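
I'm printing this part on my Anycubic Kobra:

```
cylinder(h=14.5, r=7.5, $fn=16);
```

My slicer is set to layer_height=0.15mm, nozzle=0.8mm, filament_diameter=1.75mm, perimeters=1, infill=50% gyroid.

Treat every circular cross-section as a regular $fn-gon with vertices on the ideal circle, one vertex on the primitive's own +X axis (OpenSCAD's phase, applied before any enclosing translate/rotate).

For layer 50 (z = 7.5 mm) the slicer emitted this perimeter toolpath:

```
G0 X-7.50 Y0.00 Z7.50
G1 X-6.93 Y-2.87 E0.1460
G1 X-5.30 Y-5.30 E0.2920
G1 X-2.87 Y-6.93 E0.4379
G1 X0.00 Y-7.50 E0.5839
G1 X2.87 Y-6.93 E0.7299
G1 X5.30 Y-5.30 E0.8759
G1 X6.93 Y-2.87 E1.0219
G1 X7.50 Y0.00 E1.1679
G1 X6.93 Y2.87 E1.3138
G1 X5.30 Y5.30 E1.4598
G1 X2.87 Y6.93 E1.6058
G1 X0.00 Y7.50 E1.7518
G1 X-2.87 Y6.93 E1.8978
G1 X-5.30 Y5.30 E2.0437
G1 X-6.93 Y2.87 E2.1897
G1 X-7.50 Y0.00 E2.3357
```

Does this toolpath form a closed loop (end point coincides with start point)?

Start point (G0): (-7.50, 0.00). End point (last G1): the path returns to the start — closed.

yes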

--

● Instructions to follow: Output the records again in full. Keep every character as written.

● Answer to the exercise:
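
I'm printing this part on my Anycubic Kobra:

```
cylinder(h=14.5, r=7.5, $fn=16);
```

My slicer is set to layer_height=0.15mm, nozzle=0.8mm, filament_diameter=1.75mm, perimeters=1, infill=50% gyroid.

Treat every circular cross-section as a regular $fn-gon with vertices on the ideal circle, one vertex on the primitive's own +X axis (OpenSCAD's phase, applied before any enclosing translate/rotate).

For layer 50 (z = 7.5 mm) the slicer emitted this perimeter toolpath:

```
G0 X-7.50 Y0.00 Z7.50
G1 X-6.93 Y-2.87 E0.1460
G1 X-5.30 Y-5.30 E0.2920
G1 X-2.87 Y-6.93 E0.4379
G1 X0.00 Y-7.50 E0.5839
G1 X2.87 Y-6.93 E0.7299
G1 X5.30 Y-5.30 E0.8759
G1 X6.93 Y-2.87 E1.0219
G1 X7.50 Y0.00 E1.1679
G1 X6.93 Y2.87 E1.3138
G1 X5.30 Y5.30 E1.4598
G1 X2.87 Y6.93 E1.6058
G1 X0.00 Y7.50 E1.7518
G1 X-2.87 Y6.93 E1.8978
G1 X-5.30 Y5.30 E2.0437
G1 X-6.93 Y2.87 E2.1897
G1 X-7.50 Y0.00 E2.3357
```

Does this toolpath form a closed loop (end point coincides with start point)?

Start point (G0): (-7.50, 0.00). End point (last G1): the path returns to the start — closed.

yes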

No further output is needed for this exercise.